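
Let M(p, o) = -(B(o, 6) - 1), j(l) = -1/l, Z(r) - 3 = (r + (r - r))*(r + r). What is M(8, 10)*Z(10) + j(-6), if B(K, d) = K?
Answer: -10961/6 ≈ -1826.8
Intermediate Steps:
Z(r) = 3 + 2*r² (Z(r) = 3 + (r + (r - r))*(r + r) = 3 + (r + 0)*(2*r) = 3 + r*(2*r) = 3 + 2*r²)
M(p, o) = 1 - o (M(p, o) = -(o - 1) = -(-1 + o) = 1 - o)
M(8, 10)*Z(10) + j(-6) = (1 - 1*10)*(3 + 2*10²) - 1/(-6) = (1 - 10)*(3 + 2*100) - 1*(-⅙) = -9*(3 + 200) + ⅙ = -9*203 + ⅙ = -1827 + ⅙ = -10961/6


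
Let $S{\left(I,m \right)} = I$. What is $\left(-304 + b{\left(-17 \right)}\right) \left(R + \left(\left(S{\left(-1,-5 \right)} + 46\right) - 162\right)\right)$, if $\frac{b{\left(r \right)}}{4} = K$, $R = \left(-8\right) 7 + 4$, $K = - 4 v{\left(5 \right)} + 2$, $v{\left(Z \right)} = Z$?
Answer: $63544$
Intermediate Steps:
$K = -18$ ($K = \left(-4\right) 5 + 2 = -20 + 2 = -18$)
$R = -52$ ($R = -56 + 4 = -52$)
$b{\left(r \right)} = -72$ ($b{\left(r \right)} = 4 \left(-18\right) = -72$)
$\left(-304 + b{\left(-17 \right)}\right) \left(R + \left(\left(S{\left(-1,-5 \right)} + 46\right) - 162\right)\right) = \left(-304 - 72\right) \left(-52 + \left(\left(-1 + 46\right) - 162\right)\right) = - 376 \left(-52 + \left(45 - 162\right)\right) = - 376 \left(-52 - 117\right) = \left(-376\right) \left(-169\right) = 63544$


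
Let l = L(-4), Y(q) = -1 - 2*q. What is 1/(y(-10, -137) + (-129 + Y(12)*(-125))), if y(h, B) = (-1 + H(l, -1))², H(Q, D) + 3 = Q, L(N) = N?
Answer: 1/3060 ≈ 0.00032680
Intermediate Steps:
l = -4
H(Q, D) = -3 + Q
y(h, B) = 64 (y(h, B) = (-1 + (-3 - 4))² = (-1 - 7)² = (-8)² = 64)
1/(y(-10, -137) + (-129 + Y(12)*(-125))) = 1/(64 + (-129 + (-1 - 2*12)*(-125))) = 1/(64 + (-129 + (-1 - 24)*(-125))) = 1/(64 + (-129 - 25*(-125))) = 1/(64 + (-129 + 3125)) = 1/(64 + 2996) = 1/3060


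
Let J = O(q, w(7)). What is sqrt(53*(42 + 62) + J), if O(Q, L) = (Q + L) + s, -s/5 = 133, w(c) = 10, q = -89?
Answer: 4*sqrt(298) ≈ 69.051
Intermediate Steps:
s = -665 (s = -5*133 = -665)
O(Q, L) = -665 + L + Q (O(Q, L) = (Q + L) - 665 = (L + Q) - 665 = -665 + L + Q)
J = -744 (J = -665 + 10 - 89 = -744)
sqrt(53*(42 + 62) + J) = sqrt(53*(42 + 62) - 744) = sqrt(53*104 - 744) = sqrt(5512 - 744) = sqrt(4768) = 4*sqrt(298)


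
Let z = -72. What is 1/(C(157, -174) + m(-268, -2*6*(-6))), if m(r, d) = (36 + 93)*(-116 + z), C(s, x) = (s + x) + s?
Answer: -1/24112 ≈ -4.1473e-5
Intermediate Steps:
C(s, x) = x + 2*s
m(r, d) = -24252 (m(r, d) = (36 + 93)*(-116 - 72) = 129*(-188) = -24252)
1/(C(157, -174) + m(-268, -2*6*(-6))) = 1/((-174 + 2*157) - 24252) = 1/((-174 + 314) - 24252) = 1/(140 - 24252) = 1/(-24112) = -1/24112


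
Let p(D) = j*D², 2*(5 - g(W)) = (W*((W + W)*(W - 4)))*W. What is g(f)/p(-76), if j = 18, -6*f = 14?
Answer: -191/263169 ≈ -0.00072577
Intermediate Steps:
f = -7/3 (f = -⅙*14 = -7/3 ≈ -2.3333)
g(W) = 5 - W³*(-4 + W) (g(W) = 5 - W*((W + W)*(W - 4))*W/2 = 5 - W*((2*W)*(-4 + W))*W/2 = 5 - W*(2*W*(-4 + W))*W/2 = 5 - 2*W²*(-4 + W)*W/2 = 5 - W³*(-4 + W))
p(D) = 18*D²
g(f)/p(-76) = (5 - (-7/3)⁴ + 4*(-7/3)³)/((18*(-76)²)) = (5 - 1*2401/81 + 4*(-343/27))/((18*5776)) = (5 - 2401/81 - 1372/27)/103968 = -6112/81*1/103968 = -191/263169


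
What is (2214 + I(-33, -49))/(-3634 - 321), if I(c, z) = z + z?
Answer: -2116/3955 ≈ -0.53502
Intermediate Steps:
I(c, z) = 2*z
(2214 + I(-33, -49))/(-3634 - 321) = (2214 + 2*(-49))/(-3634 - 321) = (2214 - 98)/(-3955) = 2116*(-1/3955) = -2116/3955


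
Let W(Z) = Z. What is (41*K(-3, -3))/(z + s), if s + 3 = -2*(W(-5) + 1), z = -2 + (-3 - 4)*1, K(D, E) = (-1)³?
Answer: 41/4 ≈ 10.250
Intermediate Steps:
K(D, E) = -1
z = -9 (z = -2 - 7*1 = -2 - 7 = -9)
s = 5 (s = -3 - 2*(-5 + 1) = -3 - 2*(-4) = -3 + 8 = 5)
(41*K(-3, -3))/(z + s) = (41*(-1))/(-9 + 5) = -41/(-4) = -41*(-¼) = 41/4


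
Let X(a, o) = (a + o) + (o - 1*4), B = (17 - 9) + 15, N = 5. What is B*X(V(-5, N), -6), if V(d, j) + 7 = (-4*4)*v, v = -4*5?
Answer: 6831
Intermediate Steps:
v = -20
V(d, j) = 313 (V(d, j) = -7 - 4*4*(-20) = -7 - 16*(-20) = -7 + 320 = 313)
B = 23 (B = 8 + 15 = 23)
X(a, o) = -4 + a + 2*o (X(a, o) = (a + o) + (o - 4) = (a + o) + (-4 + o) = -4 + a + 2*o)
B*X(V(-5, N), -6) = 23*(-4 + 313 + 2*(-6)) = 23*(-4 + 313 - 12) = 23*297 = 6831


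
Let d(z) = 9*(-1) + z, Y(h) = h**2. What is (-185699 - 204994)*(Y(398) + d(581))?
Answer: -62110810368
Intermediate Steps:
d(z) = -9 + z
(-185699 - 204994)*(Y(398) + d(581)) = (-185699 - 204994)*(398**2 + (-9 + 581)) = -390693*(158404 + 572) = -390693*158976 = -62110810368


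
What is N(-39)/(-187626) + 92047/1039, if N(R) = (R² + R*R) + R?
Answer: 5755763435/64981138 ≈ 88.576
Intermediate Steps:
N(R) = R + 2*R² (N(R) = (R² + R²) + R = 2*R² + R = R + 2*R²)
N(-39)/(-187626) + 92047/1039 = -39*(1 + 2*(-39))/(-187626) + 92047/1039 = -39*(1 - 78)*(-1/187626) + 92047*(1/1039) = -39*(-77)*(-1/187626) + 92047/1039 = 3003*(-1/187626) + 92047/1039 = -1001/62542 + 92047/1039 = 5755763435/64981138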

Work order: Write out all the data exactly.

Answer area:
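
Let M(p, o) = -(B(o, 6) - 1), j(l) = -1/l, Z(r) - 3 = (r + (r - r))*(r + r). What is M(8, 10)*Z(10) + j(-6), if B(K, d) = K?
Answer: -10961/6 ≈ -1826.8
Intermediate Steps:
Z(r) = 3 + 2*r² (Z(r) = 3 + (r + (r - r))*(r + r) = 3 + (r + 0)*(2*r) = 3 + r*(2*r) = 3 + 2*r²)
M(p, o) = 1 - o (M(p, o) = -(o - 1) = -(-1 + o) = 1 - o)
M(8, 10)*Z(10) + j(-6) = (1 - 1*10)*(3 + 2*10²) - 1/(-6) = (1 - 10)*(3 + 2*100) - 1*(-⅙) = -9*(3 + 200) + ⅙ = -9*203 + ⅙ = -1827 + ⅙ = -10961/6


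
Let $S{\left(I,m \right)} = I$. What is $\left(-304 + b{\left(-17 \right)}\right) \left(R + \left(\left(S{\left(-1,-5 \right)} + 46\right) - 162\right)\right)$, if $\frac{b{\left(r \right)}}{4} = K$, $R = \left(-8\right) 7 + 4$, $K = - 4 v{\left(5 \right)} + 2$, $v{\left(Z \right)} = Z$?
Answer: $63544$
Intermediate Steps:
$K = -18$ ($K = \left(-4\right) 5 + 2 = -20 + 2 = -18$)
$R = -52$ ($R = -56 + 4 = -52$)
$b{\left(r \right)} = -72$ ($b{\left(r \right)} = 4 \left(-18\right) = -72$)
$\left(-304 + b{\left(-17 \right)}\right) \left(R + \left(\left(S{\left(-1,-5 \right)} + 46\right) - 162\right)\right) = \left(-304 - 72\right) \left(-52 + \left(\left(-1 + 46\right) - 162\right)\right) = - 376 \left(-52 + \left(45 - 162\right)\right) = - 376 \left(-52 - 117\right) = \left(-376\right) \left(-169\right) = 63544$


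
Let l = L(-4), Y(q) = -1 - 2*q. What is 1/(y(-10, -137) + (-129 + Y(12)*(-125))), if y(h, B) = (-1 + H(l, -1))², H(Q, D) + 3 = Q, L(N) = N?
Answer: 1/3060 ≈ 0.00032680
Intermediate Steps:
l = -4
H(Q, D) = -3 + Q
y(h, B) = 64 (y(h, B) = (-1 + (-3 - 4))² = (-1 - 7)² = (-8)² = 64)
1/(y(-10, -137) + (-129 + Y(12)*(-125))) = 1/(64 + (-129 + (-1 - 2*12)*(-125))) = 1/(64 + (-129 + (-1 - 24)*(-125))) = 1/(64 + (-129 - 25*(-125))) = 1/(64 + (-129 + 3125)) = 1/(64 + 2996) = 1/3060


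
Let J = O(q, w(7)). What is sqrt(53*(42 + 62) + J), if O(Q, L) = (Q + L) + s, -s/5 = 133, w(c) = 10, q = -89?
Answer: 4*sqrt(298) ≈ 69.051
Intermediate Steps:
s = -665 (s = -5*133 = -665)
O(Q, L) = -665 + L + Q (O(Q, L) = (Q + L) - 665 = (L + Q) - 665 = -665 + L + Q)
J = -744 (J = -665 + 10 - 89 = -744)
sqrt(53*(42 + 62) + J) = sqrt(53*(42 + 62) - 744) = sqrt(53*104 - 744) = sqrt(5512 - 744) = sqrt(4768) = 4*sqrt(298)


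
Let z = -72. What is 1/(C(157, -174) + m(-268, -2*6*(-6))), if m(r, d) = (36 + 93)*(-116 + z), C(s, x) = (s + x) + s?
Answer: -1/24112 ≈ -4.1473e-5
Intermediate Steps:
C(s, x) = x + 2*s
m(r, d) = -24252 (m(r, d) = (36 + 93)*(-116 - 72) = 129*(-188) = -24252)
1/(C(157, -174) + m(-268, -2*6*(-6))) = 1/((-174 + 2*157) - 24252) = 1/((-174 + 314) - 24252) = 1/(140 - 24252) = 1/(-24112) = -1/24112


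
Let p(D) = j*D², 2*(5 - g(W)) = (W*((W + W)*(W - 4)))*W. What is g(f)/p(-76), if j = 18, -6*f = 14?
Answer: -191/263169 ≈ -0.00072577
Intermediate Steps:
f = -7/3 (f = -⅙*14 = -7/3 ≈ -2.3333)
g(W) = 5 - W³*(-4 + W) (g(W) = 5 - W*((W + W)*(W - 4))*W/2 = 5 - W*((2*W)*(-4 + W))*W/2 = 5 - W*(2*W*(-4 + W))*W/2 = 5 - 2*W²*(-4 + W)*W/2 = 5 - W³*(-4 + W))
p(D) = 18*D²
g(f)/p(-76) = (5 - (-7/3)⁴ + 4*(-7/3)³)/((18*(-76)²)) = (5 - 1*2401/81 + 4*(-343/27))/((18*5776)) = (5 - 2401/81 - 1372/27)/103968 = -6112/81*1/103968 = -191/263169


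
What is (2214 + I(-33, -49))/(-3634 - 321), if I(c, z) = z + z?
Answer: -2116/3955 ≈ -0.53502
Intermediate Steps:
I(c, z) = 2*z
(2214 + I(-33, -49))/(-3634 - 321) = (2214 + 2*(-49))/(-3634 - 321) = (2214 - 98)/(-3955) = 2116*(-1/3955) = -2116/3955


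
Let W(Z) = Z. What is (41*K(-3, -3))/(z + s), if s + 3 = -2*(W(-5) + 1), z = -2 + (-3 - 4)*1, K(D, E) = (-1)³?
Answer: 41/4 ≈ 10.250
Intermediate Steps:
K(D, E) = -1
z = -9 (z = -2 - 7*1 = -2 - 7 = -9)
s = 5 (s = -3 - 2*(-5 + 1) = -3 - 2*(-4) = -3 + 8 = 5)
(41*K(-3, -3))/(z + s) = (41*(-1))/(-9 + 5) = -41/(-4) = -41*(-¼) = 41/4


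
Let X(a, o) = (a + o) + (o - 1*4), B = (17 - 9) + 15, N = 5. What is B*X(V(-5, N), -6), if V(d, j) + 7 = (-4*4)*v, v = -4*5?
Answer: 6831
Intermediate Steps:
v = -20
V(d, j) = 313 (V(d, j) = -7 - 4*4*(-20) = -7 - 16*(-20) = -7 + 320 = 313)
B = 23 (B = 8 + 15 = 23)
X(a, o) = -4 + a + 2*o (X(a, o) = (a + o) + (o - 4) = (a + o) + (-4 + o) = -4 + a + 2*o)
B*X(V(-5, N), -6) = 23*(-4 + 313 + 2*(-6)) = 23*(-4 + 313 - 12) = 23*297 = 6831


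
Let d(z) = 9*(-1) + z, Y(h) = h**2. What is (-185699 - 204994)*(Y(398) + d(581))?
Answer: -62110810368
Intermediate Steps:
d(z) = -9 + z
(-185699 - 204994)*(Y(398) + d(581)) = (-185699 - 204994)*(398**2 + (-9 + 581)) = -390693*(158404 + 572) = -390693*158976 = -62110810368


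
What is N(-39)/(-187626) + 92047/1039, if N(R) = (R² + R*R) + R?
Answer: 5755763435/64981138 ≈ 88.576
Intermediate Steps:
N(R) = R + 2*R² (N(R) = (R² + R²) + R = 2*R² + R = R + 2*R²)
N(-39)/(-187626) + 92047/1039 = -39*(1 + 2*(-39))/(-187626) + 92047/1039 = -39*(1 - 78)*(-1/187626) + 92047*(1/1039) = -39*(-77)*(-1/187626) + 92047/1039 = 3003*(-1/187626) + 92047/1039 = -1001/62542 + 92047/1039 = 5755763435/64981138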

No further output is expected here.